===== Stored data =====

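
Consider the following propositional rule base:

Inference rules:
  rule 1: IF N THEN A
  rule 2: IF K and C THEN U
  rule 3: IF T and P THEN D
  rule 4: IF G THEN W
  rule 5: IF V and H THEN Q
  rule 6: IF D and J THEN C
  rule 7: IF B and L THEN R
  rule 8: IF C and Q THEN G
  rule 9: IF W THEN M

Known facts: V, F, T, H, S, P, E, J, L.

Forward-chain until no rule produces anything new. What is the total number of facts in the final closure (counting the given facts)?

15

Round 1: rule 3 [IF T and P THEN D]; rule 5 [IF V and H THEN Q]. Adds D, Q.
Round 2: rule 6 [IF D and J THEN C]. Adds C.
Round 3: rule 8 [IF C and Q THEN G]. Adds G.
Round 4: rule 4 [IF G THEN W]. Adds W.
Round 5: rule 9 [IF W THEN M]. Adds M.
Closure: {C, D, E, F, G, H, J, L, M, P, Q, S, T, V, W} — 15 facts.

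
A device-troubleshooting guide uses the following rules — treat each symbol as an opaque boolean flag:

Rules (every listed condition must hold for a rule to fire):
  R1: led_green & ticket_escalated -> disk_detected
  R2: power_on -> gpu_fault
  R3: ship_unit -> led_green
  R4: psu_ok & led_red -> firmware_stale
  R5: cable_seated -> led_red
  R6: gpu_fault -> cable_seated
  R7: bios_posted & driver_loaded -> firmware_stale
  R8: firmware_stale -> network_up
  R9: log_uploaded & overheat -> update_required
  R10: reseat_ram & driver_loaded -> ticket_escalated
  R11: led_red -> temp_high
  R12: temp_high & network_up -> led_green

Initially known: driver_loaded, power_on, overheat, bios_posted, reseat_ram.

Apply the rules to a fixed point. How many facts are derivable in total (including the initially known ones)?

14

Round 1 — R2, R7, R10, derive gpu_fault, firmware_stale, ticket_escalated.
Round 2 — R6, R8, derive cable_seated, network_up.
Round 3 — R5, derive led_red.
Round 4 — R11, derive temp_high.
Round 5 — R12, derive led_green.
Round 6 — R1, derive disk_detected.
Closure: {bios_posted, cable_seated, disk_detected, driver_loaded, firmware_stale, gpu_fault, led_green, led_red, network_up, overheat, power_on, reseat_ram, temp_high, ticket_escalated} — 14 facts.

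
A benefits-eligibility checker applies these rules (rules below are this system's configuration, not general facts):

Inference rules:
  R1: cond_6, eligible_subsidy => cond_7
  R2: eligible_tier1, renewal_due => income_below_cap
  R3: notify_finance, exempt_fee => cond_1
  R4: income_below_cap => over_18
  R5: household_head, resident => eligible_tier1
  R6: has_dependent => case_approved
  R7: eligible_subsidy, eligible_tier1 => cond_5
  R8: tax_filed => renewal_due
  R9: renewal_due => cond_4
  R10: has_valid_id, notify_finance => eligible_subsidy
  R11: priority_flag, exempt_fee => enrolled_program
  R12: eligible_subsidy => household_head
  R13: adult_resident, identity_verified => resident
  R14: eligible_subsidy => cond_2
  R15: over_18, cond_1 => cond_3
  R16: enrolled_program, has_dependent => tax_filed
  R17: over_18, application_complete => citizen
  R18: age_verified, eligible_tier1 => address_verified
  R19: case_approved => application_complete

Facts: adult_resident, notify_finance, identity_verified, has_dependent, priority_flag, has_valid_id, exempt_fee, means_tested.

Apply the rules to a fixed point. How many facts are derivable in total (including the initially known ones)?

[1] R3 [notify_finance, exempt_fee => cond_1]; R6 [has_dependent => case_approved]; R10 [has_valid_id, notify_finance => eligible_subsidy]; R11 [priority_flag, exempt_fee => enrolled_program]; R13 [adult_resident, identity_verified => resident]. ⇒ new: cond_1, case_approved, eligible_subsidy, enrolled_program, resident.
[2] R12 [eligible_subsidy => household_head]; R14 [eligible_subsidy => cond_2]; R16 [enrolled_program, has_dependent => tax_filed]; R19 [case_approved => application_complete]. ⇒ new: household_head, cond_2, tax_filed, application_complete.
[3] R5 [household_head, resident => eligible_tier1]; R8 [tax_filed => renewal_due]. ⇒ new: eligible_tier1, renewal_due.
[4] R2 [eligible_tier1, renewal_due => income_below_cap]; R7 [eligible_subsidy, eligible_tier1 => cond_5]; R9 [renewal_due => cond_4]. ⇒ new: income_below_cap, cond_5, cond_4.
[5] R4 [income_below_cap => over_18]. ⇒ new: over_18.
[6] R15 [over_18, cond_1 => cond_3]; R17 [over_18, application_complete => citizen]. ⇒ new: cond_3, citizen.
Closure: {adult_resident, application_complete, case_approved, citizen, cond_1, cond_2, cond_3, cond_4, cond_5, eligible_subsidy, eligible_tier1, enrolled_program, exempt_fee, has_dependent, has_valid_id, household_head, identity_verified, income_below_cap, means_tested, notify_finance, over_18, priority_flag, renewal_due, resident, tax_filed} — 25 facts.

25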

=====

▶ [Problem description]: Once you have read the entries, write them out again without altering a single character.

▶ [Solution to the problem]:
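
Consider the following propositional rule base:

Inference rules:
  rule 1: IF N THEN A
  rule 2: IF K and C THEN U
  rule 3: IF T and P THEN D
  rule 4: IF G THEN W
  rule 5: IF V and H THEN Q
  rule 6: IF D and J THEN C
  rule 7: IF B and L THEN R
  rule 8: IF C and Q THEN G
  rule 9: IF W THEN M

Known facts: V, F, T, H, S, P, E, J, L.

Forward-chain until no rule produces anything new. What is the total number of facts in the final closure (counting the given facts)?

15

Round 1: rule 3 [IF T and P THEN D]; rule 5 [IF V and H THEN Q]. Adds D, Q.
Round 2: rule 6 [IF D and J THEN C]. Adds C.
Round 3: rule 8 [IF C and Q THEN G]. Adds G.
Round 4: rule 4 [IF G THEN W]. Adds W.
Round 5: rule 9 [IF W THEN M]. Adds M.
Closure: {C, D, E, F, G, H, J, L, M, P, Q, S, T, V, W} — 15 facts.

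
A device-troubleshooting guide uses the following rules — treat each symbol as an opaque boolean flag:

Rules (every listed condition must hold for a rule to fire):
  R1: led_green & ticket_escalated -> disk_detected
  R2: power_on -> gpu_fault
  R3: ship_unit -> led_green
  R4: psu_ok & led_red -> firmware_stale
  R5: cable_seated -> led_red
  R6: gpu_fault -> cable_seated
  R7: bios_posted & driver_loaded -> firmware_stale
  R8: firmware_stale -> network_up
  R9: log_uploaded & overheat -> update_required
  R10: reseat_ram & driver_loaded -> ticket_escalated
  R11: led_red -> temp_high
  R12: temp_high & network_up -> led_green

Initially known: driver_loaded, power_on, overheat, bios_posted, reseat_ram.

Apply the rules to a fixed point. How many facts are derivable in total (including the initially known ones)?

14

Round 1 — R2, R7, R10, derive gpu_fault, firmware_stale, ticket_escalated.
Round 2 — R6, R8, derive cable_seated, network_up.
Round 3 — R5, derive led_red.
Round 4 — R11, derive temp_high.
Round 5 — R12, derive led_green.
Round 6 — R1, derive disk_detected.
Closure: {bios_posted, cable_seated, disk_detected, driver_loaded, firmware_stale, gpu_fault, led_green, led_red, network_up, overheat, power_on, reseat_ram, temp_high, ticket_escalated} — 14 facts.

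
A benefits-eligibility checker applies these rules (rules below are this system's configuration, not general facts):

Inference rules:
  R1: cond_6, eligible_subsidy => cond_7
  R2: eligible_tier1, renewal_due => income_below_cap
  R3: notify_finance, exempt_fee => cond_1
  R4: income_below_cap => over_18
  R5: household_head, resident => eligible_tier1
  R6: has_dependent => case_approved
  R7: eligible_subsidy, eligible_tier1 => cond_5
  R8: tax_filed => renewal_due
  R9: renewal_due => cond_4
  R10: has_valid_id, notify_finance => eligible_subsidy
  R11: priority_flag, exempt_fee => enrolled_program
  R12: eligible_subsidy => household_head
  R13: adult_resident, identity_verified => resident
  R14: eligible_subsidy => cond_2
  R15: over_18, cond_1 => cond_3
  R16: enrolled_program, has_dependent => tax_filed
  R17: over_18, application_complete => citizen
  R18: age_verified, eligible_tier1 => address_verified
  R19: case_approved => application_complete

Facts: adult_resident, notify_finance, identity_verified, has_dependent, priority_flag, has_valid_id, exempt_fee, means_tested.

Apply the rules to a fixed point. How many facts are derivable in total (including the initially known ones)?

[1] R3 [notify_finance, exempt_fee => cond_1]; R6 [has_dependent => case_approved]; R10 [has_valid_id, notify_finance => eligible_subsidy]; R11 [priority_flag, exempt_fee => enrolled_program]; R13 [adult_resident, identity_verified => resident]. ⇒ new: cond_1, case_approved, eligible_subsidy, enrolled_program, resident.
[2] R12 [eligible_subsidy => household_head]; R14 [eligible_subsidy => cond_2]; R16 [enrolled_program, has_dependent => tax_filed]; R19 [case_approved => application_complete]. ⇒ new: household_head, cond_2, tax_filed, application_complete.
[3] R5 [household_head, resident => eligible_tier1]; R8 [tax_filed => renewal_due]. ⇒ new: eligible_tier1, renewal_due.
[4] R2 [eligible_tier1, renewal_due => income_below_cap]; R7 [eligible_subsidy, eligible_tier1 => cond_5]; R9 [renewal_due => cond_4]. ⇒ new: income_below_cap, cond_5, cond_4.
[5] R4 [income_below_cap => over_18]. ⇒ new: over_18.
[6] R15 [over_18, cond_1 => cond_3]; R17 [over_18, application_complete => citizen]. ⇒ new: cond_3, citizen.
Closure: {adult_resident, application_complete, case_approved, citizen, cond_1, cond_2, cond_3, cond_4, cond_5, eligible_subsidy, eligible_tier1, enrolled_program, exempt_fee, has_dependent, has_valid_id, household_head, identity_verified, income_below_cap, means_tested, notify_finance, over_18, priority_flag, renewal_due, resident, tax_filed} — 25 facts.

25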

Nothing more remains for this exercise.